▸ **Directions**:
Search the data below for the line containing "[NiCl3(N3)3]4-, counting each enantiomer separately.", then please set down that line and all remaining ones exactly as written.

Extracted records
- - - - - - -

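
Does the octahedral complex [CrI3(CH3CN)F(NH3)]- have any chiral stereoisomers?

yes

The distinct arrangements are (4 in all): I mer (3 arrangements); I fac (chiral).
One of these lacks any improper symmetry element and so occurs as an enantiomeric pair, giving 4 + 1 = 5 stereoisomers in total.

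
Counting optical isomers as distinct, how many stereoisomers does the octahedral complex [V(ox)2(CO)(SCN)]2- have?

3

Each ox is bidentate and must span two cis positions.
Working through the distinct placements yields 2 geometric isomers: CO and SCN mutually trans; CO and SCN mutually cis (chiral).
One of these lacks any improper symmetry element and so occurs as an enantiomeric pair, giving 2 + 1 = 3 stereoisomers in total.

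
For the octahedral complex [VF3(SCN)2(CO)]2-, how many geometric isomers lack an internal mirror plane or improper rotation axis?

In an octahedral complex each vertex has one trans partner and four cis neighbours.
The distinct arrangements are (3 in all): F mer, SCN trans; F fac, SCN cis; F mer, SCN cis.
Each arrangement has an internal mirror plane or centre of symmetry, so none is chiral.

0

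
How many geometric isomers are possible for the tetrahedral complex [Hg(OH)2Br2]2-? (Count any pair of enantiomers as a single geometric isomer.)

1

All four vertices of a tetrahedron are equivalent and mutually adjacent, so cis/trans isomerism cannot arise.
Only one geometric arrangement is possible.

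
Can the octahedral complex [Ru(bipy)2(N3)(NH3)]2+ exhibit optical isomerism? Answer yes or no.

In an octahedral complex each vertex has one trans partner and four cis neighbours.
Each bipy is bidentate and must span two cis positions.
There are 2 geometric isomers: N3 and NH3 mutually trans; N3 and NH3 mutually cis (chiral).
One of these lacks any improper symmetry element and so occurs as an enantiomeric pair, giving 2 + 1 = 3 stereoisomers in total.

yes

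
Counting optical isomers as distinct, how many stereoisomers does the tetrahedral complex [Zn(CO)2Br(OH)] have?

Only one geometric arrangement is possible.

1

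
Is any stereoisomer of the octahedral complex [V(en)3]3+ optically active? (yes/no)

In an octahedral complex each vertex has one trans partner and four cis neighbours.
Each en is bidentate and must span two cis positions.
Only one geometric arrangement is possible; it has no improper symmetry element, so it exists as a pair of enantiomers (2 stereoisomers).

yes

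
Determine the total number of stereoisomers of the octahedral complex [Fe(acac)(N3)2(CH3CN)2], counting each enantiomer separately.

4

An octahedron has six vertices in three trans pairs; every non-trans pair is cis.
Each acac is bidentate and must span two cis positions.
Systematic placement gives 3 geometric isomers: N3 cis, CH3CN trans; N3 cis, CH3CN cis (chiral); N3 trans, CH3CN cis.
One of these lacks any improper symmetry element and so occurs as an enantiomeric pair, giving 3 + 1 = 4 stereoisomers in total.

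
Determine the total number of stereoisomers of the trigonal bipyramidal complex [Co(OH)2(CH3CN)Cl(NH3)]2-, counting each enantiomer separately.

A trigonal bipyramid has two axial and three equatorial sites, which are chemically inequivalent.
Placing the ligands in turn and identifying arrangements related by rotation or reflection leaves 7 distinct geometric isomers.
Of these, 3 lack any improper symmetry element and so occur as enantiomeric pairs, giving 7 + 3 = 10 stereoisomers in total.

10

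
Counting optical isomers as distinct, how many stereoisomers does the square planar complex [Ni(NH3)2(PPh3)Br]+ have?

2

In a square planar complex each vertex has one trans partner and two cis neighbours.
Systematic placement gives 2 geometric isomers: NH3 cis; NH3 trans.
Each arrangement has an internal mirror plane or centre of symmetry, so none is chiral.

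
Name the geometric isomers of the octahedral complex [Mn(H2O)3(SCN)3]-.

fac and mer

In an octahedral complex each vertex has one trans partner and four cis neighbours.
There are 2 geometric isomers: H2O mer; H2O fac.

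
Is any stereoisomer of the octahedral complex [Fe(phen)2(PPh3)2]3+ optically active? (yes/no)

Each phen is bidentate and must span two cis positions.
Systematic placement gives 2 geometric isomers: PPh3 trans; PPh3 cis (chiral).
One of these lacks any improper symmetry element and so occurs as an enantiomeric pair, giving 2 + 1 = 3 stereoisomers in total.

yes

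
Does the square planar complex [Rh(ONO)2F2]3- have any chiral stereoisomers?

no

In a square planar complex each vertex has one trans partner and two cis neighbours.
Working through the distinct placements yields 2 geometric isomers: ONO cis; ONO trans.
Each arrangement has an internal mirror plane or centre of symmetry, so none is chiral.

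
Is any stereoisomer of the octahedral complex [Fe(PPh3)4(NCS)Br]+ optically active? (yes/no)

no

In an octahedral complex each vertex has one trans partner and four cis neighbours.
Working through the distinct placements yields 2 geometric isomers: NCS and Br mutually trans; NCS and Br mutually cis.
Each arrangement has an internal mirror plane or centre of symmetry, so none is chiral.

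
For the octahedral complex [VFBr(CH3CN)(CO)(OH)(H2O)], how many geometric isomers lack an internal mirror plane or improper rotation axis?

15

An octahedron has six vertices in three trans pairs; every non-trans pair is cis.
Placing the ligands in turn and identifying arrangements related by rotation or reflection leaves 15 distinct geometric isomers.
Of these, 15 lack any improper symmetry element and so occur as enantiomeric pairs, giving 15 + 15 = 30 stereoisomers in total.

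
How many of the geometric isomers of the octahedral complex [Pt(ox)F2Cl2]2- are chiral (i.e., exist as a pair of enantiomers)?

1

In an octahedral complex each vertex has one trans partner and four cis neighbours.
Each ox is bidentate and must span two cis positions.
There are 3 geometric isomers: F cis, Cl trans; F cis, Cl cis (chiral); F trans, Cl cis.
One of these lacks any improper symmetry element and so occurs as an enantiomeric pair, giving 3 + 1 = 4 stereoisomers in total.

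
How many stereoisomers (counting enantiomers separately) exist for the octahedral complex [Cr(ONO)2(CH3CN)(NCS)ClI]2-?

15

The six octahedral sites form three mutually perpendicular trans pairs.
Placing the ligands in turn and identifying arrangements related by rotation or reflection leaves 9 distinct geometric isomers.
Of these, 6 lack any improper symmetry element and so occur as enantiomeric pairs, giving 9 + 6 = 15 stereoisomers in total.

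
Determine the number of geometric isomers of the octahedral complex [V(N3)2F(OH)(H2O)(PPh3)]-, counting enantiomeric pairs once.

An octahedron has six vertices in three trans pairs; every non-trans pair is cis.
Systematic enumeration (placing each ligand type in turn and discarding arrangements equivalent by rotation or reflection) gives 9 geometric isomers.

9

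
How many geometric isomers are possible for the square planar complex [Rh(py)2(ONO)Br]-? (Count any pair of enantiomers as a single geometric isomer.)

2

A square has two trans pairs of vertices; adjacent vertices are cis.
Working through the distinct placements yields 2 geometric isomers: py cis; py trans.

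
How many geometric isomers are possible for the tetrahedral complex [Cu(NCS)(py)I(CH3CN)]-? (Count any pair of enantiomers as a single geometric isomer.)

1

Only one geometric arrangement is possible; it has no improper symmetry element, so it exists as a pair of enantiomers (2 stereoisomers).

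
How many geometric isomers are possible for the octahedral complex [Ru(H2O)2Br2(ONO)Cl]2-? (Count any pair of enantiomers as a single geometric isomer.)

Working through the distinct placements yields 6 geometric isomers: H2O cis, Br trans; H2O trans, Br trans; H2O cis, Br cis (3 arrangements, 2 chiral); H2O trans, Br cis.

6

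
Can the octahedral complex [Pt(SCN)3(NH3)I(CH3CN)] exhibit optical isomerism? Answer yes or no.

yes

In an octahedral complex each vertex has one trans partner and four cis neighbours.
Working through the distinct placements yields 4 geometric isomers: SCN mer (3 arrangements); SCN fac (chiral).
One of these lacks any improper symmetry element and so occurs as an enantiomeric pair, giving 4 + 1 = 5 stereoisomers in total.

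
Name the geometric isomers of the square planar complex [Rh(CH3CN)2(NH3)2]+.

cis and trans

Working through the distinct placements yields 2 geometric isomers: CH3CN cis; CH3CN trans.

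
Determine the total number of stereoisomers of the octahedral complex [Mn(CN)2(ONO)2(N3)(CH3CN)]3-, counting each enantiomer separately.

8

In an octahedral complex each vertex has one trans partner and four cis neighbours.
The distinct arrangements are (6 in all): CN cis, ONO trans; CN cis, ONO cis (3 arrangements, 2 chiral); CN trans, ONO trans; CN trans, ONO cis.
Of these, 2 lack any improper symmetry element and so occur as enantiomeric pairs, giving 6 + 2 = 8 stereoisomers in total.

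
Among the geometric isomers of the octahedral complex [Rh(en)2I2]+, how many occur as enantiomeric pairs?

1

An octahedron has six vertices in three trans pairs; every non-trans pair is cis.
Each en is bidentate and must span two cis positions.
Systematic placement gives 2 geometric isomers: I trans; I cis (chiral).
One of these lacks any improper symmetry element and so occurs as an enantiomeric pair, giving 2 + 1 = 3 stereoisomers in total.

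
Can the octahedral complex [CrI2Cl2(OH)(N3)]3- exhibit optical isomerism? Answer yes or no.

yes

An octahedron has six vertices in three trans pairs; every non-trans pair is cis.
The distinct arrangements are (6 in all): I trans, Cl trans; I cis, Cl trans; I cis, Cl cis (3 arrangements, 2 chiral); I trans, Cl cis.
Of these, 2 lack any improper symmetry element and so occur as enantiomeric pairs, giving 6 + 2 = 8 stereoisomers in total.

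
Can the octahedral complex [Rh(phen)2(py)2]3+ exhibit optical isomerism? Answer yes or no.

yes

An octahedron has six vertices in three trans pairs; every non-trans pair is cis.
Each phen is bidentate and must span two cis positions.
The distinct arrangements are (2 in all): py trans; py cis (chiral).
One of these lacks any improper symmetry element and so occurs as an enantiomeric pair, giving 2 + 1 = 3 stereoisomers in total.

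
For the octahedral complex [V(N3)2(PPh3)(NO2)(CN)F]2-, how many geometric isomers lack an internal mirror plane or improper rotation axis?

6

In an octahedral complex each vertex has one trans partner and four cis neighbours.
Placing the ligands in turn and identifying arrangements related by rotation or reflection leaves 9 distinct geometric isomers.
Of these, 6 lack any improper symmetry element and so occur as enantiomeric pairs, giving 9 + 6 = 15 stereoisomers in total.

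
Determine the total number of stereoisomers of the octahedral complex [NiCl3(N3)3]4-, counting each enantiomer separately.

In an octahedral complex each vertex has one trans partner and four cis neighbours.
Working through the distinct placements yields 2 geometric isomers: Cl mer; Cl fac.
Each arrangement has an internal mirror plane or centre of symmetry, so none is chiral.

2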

- - - - - - -

▸ **Solution for this problem**:
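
Determine the total number of stereoisomers of the octahedral complex [NiCl3(N3)3]4-, counting each enantiomer separately.

In an octahedral complex each vertex has one trans partner and four cis neighbours.
Working through the distinct placements yields 2 geometric isomers: Cl mer; Cl fac.
Each arrangement has an internal mirror plane or centre of symmetry, so none is chiral.

2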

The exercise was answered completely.